Directions ▸ Scan the entries and state how many lines contain "each". Write no other text.

Records supplied ▸
────────────────────────────────────────
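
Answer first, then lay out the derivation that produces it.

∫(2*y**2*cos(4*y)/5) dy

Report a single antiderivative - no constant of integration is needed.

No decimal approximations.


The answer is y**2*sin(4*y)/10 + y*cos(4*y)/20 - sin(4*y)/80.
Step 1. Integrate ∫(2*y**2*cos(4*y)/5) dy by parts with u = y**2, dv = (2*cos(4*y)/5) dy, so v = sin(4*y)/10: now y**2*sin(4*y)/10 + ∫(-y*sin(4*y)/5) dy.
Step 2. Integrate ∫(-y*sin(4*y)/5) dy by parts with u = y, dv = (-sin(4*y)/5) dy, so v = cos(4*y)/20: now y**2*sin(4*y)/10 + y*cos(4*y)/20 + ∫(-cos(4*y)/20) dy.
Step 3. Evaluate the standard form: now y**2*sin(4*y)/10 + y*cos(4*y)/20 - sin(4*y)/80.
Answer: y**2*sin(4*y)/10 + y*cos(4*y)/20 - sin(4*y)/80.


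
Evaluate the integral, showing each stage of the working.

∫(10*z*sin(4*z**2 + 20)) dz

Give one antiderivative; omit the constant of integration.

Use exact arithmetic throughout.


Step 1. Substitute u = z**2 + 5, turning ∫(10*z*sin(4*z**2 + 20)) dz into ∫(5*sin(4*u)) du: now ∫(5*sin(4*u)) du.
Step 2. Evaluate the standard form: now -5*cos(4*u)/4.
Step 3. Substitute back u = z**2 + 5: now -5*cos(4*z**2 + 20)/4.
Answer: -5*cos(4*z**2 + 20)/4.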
────────────────────────────────────────
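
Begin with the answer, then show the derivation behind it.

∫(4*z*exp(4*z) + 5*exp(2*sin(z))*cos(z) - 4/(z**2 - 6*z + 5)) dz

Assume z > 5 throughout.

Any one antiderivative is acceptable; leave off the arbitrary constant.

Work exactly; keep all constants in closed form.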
────────────────────────────────────────
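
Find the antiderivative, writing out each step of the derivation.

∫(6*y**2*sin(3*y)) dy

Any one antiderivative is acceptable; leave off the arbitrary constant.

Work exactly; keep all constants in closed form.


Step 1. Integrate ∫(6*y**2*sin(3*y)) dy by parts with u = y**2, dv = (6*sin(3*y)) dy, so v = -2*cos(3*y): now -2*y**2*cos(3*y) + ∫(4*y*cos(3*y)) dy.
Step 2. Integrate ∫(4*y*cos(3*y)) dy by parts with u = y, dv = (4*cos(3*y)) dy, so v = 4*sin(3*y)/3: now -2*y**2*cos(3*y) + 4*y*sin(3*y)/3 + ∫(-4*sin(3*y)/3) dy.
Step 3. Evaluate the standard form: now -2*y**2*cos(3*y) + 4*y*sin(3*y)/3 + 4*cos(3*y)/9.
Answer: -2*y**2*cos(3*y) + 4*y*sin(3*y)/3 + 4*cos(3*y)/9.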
────────────────────────────────────────
Answer space ▸ 2